Saved entries:
____________________
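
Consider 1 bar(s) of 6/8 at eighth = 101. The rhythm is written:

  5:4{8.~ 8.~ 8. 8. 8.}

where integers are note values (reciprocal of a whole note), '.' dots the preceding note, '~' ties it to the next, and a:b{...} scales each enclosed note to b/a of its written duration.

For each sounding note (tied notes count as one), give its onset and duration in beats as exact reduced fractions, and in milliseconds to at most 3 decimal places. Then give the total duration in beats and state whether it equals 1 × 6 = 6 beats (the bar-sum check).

1) 0.0ms=0b +2138.614ms=18/5b
2) 2138.614ms=18/5b +712.871ms=6/5b
3) 2851.485ms=24/5b +712.871ms=6/5b
Σ=6b of 6 (101bpm 6/8) — PASS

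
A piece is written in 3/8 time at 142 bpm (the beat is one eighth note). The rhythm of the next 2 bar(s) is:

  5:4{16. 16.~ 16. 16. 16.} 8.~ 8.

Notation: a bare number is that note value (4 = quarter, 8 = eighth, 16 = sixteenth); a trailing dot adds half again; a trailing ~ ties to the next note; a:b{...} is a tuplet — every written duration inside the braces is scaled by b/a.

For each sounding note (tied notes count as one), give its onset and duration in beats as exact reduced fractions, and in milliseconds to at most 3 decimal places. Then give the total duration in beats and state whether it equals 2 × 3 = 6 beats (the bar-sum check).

1) 0.0ms=0b +253.521ms=3/5b
2) 253.521ms=3/5b +507.042ms=6/5b
3) 760.563ms=9/5b +253.521ms=3/5b
4) 1014.085ms=12/5b +253.521ms=3/5b
5) 1267.606ms=3b +1267.606ms=3b
Σ=6b of 6 (142bpm 3/8) — PASS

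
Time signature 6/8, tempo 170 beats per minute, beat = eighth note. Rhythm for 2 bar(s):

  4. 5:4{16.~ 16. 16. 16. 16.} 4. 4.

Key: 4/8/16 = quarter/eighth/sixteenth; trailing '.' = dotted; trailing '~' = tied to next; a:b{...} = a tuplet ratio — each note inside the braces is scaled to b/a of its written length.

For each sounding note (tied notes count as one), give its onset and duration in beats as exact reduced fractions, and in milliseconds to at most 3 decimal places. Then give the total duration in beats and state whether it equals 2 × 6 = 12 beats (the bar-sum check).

1) 0.0ms=0b +1058.824ms=3b
2) 1058.824ms=3b +423.529ms=6/5b
3) 1482.353ms=21/5b +211.765ms=3/5b
4) 1694.118ms=24/5b +211.765ms=3/5b
5) 1905.882ms=27/5b +211.765ms=3/5b
6) 2117.647ms=6b +1058.824ms=3b
7) 3176.471ms=9b +1058.824ms=3b
Σ=12b of 12 (170bpm 6/8) — PASS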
____________________
### Directions
Copy, please, exactly the lines that start at the first line of the data and end at the line containing "where integers are", both kept and no others.

### Expected answer
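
Consider 1 bar(s) of 6/8 at eighth = 101. The rhythm is written:

  5:4{8.~ 8.~ 8. 8. 8.}

where integers are note values (reciprocal of a whole note), '.' dots the preceding note, '~' ties it to the next, and a:b{...} scales each enclosed note to b/a of its written duration.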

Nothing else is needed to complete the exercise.